◆ **EXERCISE DESCRIPTION**
Beginning at the line that includes "2. deliver 1→0", print each remaining line of the data word for word. Output nothing else.
───
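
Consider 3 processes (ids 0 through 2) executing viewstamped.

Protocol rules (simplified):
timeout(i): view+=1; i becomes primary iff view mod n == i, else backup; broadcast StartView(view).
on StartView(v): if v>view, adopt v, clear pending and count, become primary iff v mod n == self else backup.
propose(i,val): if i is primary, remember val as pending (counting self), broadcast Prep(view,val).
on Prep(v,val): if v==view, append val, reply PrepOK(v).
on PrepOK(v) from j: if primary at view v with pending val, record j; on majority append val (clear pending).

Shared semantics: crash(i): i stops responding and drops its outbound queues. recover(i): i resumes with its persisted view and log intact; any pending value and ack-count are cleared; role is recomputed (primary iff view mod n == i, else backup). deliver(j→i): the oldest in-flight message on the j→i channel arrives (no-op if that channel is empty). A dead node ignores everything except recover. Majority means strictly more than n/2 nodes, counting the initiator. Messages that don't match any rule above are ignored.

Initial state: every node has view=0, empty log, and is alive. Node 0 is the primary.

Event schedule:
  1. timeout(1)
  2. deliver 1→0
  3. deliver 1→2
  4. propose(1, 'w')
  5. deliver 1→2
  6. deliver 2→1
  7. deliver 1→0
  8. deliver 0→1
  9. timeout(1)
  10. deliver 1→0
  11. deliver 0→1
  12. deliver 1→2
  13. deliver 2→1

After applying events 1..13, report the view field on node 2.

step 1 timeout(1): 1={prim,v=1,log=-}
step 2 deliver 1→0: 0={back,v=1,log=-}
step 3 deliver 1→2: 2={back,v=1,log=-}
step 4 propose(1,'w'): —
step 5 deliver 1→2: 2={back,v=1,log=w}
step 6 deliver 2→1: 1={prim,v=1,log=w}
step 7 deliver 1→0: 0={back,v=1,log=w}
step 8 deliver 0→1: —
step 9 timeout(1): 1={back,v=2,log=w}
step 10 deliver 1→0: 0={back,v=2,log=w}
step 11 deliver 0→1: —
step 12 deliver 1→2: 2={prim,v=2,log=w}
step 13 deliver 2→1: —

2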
───
◆ **REPLY TO THE TASK**
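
  2. deliver 1→0
  3. deliver 1→2
  4. propose(1, 'w')
  5. deliver 1→2
  6. deliver 2→1
  7. deliver 1→0
  8. deliver 0→1
  9. timeout(1)
  10. deliver 1→0
  11. deliver 0→1
  12. deliver 1→2
  13. deliver 2→1

After applying events 1..13, report the view field on node 2.

step 1 timeout(1): 1={prim,v=1,log=-}
step 2 deliver 1→0: 0={back,v=1,log=-}
step 3 deliver 1→2: 2={back,v=1,log=-}
step 4 propose(1,'w'): —
step 5 deliver 1→2: 2={back,v=1,log=w}
step 6 deliver 2→1: 1={prim,v=1,log=w}
step 7 deliver 1→0: 0={back,v=1,log=w}
step 8 deliver 0→1: —
step 9 timeout(1): 1={back,v=2,log=w}
step 10 deliver 1→0: 0={back,v=2,log=w}
step 11 deliver 0→1: —
step 12 deliver 1→2: 2={prim,v=2,log=w}
step 13 deliver 2→1: —

2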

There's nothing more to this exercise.